--- Material shown Enclosed Below ---

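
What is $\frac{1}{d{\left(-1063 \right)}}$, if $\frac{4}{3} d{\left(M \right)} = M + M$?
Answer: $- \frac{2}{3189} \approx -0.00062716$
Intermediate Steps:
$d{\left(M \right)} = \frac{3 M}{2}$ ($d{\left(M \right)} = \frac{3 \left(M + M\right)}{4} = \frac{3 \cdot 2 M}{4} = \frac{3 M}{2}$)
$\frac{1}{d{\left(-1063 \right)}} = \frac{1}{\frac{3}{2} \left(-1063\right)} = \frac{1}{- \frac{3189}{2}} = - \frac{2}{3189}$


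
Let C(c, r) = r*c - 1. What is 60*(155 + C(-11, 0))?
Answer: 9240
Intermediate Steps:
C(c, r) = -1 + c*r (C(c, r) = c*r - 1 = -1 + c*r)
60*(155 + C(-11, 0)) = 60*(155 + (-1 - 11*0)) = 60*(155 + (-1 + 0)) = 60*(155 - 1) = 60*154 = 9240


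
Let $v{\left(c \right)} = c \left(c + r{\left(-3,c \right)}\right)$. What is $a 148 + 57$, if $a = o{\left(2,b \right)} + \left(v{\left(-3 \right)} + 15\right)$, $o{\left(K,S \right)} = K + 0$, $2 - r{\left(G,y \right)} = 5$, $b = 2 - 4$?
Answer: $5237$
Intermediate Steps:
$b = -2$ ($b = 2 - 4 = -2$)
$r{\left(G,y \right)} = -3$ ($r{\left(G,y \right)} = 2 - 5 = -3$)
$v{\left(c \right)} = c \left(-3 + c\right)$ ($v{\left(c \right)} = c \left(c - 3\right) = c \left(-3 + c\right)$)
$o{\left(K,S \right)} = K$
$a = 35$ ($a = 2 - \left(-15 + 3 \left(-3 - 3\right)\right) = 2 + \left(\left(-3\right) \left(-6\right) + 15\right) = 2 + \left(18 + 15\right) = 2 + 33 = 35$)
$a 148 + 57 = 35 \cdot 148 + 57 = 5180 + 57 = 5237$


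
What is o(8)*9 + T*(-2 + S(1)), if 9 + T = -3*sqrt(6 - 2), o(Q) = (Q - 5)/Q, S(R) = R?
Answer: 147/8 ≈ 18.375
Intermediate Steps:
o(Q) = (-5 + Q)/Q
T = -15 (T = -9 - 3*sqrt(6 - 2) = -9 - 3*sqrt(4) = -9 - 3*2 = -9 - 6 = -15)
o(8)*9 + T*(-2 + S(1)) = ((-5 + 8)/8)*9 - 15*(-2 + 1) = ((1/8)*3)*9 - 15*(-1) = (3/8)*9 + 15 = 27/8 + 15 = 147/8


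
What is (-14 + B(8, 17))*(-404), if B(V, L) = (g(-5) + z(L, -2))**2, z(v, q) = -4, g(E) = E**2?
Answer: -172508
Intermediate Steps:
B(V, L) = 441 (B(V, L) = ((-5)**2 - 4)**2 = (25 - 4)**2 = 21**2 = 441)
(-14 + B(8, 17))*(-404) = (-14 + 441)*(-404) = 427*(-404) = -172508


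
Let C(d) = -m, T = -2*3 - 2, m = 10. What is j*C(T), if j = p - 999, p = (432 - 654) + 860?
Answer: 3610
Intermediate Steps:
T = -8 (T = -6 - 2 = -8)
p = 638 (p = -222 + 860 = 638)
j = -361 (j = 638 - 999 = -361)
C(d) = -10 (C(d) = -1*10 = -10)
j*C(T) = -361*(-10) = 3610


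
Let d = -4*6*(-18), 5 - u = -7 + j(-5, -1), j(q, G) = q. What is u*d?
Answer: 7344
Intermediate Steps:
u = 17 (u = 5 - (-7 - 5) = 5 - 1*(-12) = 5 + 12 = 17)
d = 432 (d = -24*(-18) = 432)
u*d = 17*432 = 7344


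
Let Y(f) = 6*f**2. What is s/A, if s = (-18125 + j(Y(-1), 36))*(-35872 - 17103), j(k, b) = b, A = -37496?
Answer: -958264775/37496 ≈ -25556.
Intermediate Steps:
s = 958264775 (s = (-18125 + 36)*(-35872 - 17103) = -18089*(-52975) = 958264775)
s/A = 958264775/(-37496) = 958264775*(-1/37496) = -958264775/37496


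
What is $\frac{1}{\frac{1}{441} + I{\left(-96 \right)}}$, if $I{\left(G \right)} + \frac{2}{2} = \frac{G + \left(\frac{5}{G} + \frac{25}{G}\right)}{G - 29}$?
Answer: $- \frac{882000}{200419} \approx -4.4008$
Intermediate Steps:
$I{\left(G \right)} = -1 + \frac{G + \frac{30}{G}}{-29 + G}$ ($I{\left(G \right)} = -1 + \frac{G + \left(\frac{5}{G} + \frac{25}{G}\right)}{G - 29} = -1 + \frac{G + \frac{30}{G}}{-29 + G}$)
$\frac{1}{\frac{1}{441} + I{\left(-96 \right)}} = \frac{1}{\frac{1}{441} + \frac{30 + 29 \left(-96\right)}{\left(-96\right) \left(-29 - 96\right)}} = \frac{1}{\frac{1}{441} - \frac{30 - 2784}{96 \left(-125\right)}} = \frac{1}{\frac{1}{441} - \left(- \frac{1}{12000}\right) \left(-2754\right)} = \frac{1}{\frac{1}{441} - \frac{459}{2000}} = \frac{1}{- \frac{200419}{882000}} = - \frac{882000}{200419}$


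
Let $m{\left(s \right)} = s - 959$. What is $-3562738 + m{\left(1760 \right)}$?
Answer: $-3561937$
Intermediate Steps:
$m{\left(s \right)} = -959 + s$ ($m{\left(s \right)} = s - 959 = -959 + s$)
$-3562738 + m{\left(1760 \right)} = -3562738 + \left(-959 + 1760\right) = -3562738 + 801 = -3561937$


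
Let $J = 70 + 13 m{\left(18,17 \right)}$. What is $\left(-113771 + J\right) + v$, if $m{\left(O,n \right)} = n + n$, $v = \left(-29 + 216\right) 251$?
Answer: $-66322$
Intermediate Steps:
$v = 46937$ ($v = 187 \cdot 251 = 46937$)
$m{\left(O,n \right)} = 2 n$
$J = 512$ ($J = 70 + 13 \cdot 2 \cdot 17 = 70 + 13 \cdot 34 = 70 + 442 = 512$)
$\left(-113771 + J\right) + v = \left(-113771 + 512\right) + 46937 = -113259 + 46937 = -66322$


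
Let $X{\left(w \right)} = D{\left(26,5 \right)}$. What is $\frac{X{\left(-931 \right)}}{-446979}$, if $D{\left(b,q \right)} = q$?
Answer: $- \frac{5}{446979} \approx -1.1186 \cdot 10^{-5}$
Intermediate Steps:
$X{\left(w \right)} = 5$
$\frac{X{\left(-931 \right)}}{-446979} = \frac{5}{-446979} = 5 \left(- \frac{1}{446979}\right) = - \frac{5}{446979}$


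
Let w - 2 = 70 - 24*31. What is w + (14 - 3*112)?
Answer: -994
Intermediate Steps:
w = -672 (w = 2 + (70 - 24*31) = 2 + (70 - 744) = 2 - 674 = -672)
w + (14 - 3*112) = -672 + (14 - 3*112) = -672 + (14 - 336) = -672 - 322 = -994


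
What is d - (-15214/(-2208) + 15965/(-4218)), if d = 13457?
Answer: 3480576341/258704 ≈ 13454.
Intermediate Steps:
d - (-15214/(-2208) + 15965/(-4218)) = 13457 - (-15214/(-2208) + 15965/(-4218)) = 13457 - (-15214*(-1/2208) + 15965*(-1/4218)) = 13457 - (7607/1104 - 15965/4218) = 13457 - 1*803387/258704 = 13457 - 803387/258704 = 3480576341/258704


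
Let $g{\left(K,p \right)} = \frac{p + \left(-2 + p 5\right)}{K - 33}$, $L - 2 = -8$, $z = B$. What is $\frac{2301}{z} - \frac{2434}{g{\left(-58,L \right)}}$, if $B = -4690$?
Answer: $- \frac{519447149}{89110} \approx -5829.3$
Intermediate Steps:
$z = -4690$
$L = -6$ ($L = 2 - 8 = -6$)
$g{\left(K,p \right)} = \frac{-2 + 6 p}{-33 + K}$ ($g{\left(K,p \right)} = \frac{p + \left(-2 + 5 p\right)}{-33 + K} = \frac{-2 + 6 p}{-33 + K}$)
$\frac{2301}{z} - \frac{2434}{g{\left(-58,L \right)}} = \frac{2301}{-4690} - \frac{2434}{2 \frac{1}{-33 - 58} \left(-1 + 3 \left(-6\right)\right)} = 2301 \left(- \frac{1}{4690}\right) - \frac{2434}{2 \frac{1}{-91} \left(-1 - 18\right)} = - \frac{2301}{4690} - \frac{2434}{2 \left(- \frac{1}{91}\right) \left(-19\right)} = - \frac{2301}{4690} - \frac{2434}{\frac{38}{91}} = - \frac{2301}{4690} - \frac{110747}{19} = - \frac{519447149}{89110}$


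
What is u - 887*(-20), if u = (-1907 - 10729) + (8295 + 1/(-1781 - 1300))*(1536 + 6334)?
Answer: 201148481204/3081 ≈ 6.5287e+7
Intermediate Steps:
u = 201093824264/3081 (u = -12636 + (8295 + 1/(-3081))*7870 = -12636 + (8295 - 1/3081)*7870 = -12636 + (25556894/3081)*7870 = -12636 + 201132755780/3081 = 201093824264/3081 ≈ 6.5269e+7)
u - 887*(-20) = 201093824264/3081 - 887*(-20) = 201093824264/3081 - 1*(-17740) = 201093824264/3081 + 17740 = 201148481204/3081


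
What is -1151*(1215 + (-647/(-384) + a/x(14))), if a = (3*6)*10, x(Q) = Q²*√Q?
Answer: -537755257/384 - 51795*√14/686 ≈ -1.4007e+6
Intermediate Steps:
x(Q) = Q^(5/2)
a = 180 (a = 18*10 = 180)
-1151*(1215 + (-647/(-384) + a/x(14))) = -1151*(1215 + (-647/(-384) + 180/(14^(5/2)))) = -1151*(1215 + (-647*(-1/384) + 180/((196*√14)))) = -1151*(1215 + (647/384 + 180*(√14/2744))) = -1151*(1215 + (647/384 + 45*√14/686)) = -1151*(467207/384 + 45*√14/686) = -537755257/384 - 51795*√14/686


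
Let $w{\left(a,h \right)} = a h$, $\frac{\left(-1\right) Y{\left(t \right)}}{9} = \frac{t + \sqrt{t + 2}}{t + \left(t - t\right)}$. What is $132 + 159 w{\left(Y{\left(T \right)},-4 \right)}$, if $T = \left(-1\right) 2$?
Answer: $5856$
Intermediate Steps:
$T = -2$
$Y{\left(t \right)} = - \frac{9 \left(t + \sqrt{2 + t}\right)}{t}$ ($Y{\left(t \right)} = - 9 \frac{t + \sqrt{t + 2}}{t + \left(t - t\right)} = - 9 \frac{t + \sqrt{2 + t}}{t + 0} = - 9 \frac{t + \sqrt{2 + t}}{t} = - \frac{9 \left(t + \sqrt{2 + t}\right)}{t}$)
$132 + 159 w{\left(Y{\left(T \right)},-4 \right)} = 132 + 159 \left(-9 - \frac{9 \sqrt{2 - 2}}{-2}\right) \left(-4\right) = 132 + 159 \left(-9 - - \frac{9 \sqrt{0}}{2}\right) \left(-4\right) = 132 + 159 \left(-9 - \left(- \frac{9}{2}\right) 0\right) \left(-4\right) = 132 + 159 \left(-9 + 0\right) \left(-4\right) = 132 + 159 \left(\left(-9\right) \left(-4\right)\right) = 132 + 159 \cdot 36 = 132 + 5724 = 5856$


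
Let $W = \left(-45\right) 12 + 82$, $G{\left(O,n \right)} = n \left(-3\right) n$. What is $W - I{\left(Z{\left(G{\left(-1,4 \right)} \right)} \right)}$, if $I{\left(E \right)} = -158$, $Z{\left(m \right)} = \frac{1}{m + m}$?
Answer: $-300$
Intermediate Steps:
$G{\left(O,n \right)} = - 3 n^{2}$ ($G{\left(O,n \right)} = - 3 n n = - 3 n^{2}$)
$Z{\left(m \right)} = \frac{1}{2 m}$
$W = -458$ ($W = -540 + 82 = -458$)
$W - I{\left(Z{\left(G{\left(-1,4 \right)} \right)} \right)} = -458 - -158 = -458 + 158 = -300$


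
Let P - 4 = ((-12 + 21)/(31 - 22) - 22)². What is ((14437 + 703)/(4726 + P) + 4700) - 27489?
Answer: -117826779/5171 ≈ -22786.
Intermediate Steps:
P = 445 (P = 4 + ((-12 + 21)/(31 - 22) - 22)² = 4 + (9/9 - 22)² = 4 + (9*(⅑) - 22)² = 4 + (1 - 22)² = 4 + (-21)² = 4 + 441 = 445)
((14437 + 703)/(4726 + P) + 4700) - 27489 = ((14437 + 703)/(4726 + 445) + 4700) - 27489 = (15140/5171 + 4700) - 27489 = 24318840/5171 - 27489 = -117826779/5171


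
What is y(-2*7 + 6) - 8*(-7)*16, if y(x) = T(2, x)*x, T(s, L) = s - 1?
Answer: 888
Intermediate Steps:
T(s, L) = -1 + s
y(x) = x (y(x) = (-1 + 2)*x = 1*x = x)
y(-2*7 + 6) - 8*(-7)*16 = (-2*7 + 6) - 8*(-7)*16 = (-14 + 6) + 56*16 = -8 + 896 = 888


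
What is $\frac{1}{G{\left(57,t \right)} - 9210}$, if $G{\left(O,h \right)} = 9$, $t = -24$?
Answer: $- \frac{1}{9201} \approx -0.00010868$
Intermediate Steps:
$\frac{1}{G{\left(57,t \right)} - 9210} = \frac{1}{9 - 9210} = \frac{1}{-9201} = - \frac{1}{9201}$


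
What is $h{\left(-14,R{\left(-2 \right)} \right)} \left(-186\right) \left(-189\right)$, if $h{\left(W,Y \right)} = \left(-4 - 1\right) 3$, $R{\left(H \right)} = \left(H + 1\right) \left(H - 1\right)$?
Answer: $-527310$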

--- End of Enclosed Material shown ---

▸ **Task requirements**:
Look through the entries for the string "approx". Every line that has it belongs in the answer.

▸ **Task result**:
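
Answer: $- \frac{2}{3189} \approx -0.00062716$
Answer: $- \frac{882000}{200419} \approx -4.4008$
Answer: $- \frac{5}{446979} \approx -1.1186 \cdot 10^{-5}$
Answer: $- \frac{519447149}{89110} \approx -5829.3$
Answer: $- \frac{1}{9201} \approx -0.00010868$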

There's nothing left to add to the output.